**PROBLEM**
Range to reproduce from the entries below: the line with "Distance(C, S) = 13.1", the line with "Distance(Z, B) = 21.6", and every line in between. Give them exactly and give nothing else.

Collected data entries
[Start of Attachment]
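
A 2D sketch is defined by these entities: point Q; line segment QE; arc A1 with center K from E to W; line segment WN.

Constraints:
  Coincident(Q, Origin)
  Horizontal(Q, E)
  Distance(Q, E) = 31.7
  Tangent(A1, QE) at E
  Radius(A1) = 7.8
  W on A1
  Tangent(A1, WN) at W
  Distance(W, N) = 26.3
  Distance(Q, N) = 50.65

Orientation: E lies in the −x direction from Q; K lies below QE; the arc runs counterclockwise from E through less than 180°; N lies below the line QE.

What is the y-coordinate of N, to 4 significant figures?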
[End of Attachment]
[Start of Attachment]
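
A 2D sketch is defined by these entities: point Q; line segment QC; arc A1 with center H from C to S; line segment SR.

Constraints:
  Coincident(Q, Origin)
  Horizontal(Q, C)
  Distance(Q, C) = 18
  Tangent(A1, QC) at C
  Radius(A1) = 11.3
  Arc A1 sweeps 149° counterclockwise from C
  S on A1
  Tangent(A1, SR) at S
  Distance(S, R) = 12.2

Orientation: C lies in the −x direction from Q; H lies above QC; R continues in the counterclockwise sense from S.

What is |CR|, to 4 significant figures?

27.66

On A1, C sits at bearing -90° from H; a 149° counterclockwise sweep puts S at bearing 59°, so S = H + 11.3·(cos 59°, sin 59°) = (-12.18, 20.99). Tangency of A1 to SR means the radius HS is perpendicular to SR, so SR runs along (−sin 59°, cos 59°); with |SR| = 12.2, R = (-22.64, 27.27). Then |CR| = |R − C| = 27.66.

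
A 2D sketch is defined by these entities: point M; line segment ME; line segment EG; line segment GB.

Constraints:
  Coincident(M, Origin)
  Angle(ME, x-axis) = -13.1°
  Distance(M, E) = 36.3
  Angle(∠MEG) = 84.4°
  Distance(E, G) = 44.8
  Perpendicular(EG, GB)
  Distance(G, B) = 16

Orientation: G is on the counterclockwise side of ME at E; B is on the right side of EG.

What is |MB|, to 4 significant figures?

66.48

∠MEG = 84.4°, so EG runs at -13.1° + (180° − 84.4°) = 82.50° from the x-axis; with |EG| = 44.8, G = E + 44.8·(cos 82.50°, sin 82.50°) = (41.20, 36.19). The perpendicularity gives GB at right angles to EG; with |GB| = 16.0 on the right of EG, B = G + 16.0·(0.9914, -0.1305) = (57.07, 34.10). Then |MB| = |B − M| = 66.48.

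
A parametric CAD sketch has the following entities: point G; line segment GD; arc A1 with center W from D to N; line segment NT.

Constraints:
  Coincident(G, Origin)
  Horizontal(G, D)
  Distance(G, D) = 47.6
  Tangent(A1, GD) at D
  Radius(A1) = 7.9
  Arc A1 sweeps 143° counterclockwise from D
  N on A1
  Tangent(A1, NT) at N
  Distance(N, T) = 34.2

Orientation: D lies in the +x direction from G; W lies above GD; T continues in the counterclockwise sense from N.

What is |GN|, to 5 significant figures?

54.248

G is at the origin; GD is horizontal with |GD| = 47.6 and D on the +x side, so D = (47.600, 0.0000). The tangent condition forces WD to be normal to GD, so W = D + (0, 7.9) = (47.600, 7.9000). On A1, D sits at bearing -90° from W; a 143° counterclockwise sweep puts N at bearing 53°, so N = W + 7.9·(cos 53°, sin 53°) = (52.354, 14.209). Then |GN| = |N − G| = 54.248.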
[End of Attachment]
[Start of Attachment]
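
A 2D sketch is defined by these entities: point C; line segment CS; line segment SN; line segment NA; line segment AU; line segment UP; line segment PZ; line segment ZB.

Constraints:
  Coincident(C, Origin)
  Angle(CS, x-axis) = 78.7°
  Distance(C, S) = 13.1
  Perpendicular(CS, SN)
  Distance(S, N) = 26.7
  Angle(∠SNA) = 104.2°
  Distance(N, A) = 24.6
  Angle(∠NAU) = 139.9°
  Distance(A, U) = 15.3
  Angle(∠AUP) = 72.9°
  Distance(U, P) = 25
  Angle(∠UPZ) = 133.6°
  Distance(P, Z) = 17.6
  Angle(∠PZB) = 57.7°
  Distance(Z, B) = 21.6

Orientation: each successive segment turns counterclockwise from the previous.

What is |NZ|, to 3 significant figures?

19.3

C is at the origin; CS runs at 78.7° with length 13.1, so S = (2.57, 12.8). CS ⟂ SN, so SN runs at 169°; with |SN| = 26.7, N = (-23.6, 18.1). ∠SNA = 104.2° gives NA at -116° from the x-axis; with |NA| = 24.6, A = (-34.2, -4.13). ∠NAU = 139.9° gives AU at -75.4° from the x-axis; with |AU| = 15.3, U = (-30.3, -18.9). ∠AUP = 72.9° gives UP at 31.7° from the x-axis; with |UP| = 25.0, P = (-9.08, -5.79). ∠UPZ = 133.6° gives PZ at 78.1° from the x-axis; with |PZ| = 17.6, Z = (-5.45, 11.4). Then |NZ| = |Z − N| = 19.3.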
[End of Attachment]
**TASK RESPONSE**
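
  Distance(C, S) = 13.1
  Perpendicular(CS, SN)
  Distance(S, N) = 26.7
  Angle(∠SNA) = 104.2°
  Distance(N, A) = 24.6
  Angle(∠NAU) = 139.9°
  Distance(A, U) = 15.3
  Angle(∠AUP) = 72.9°
  Distance(U, P) = 25
  Angle(∠UPZ) = 133.6°
  Distance(P, Z) = 17.6
  Angle(∠PZB) = 57.7°
  Distance(Z, B) = 21.6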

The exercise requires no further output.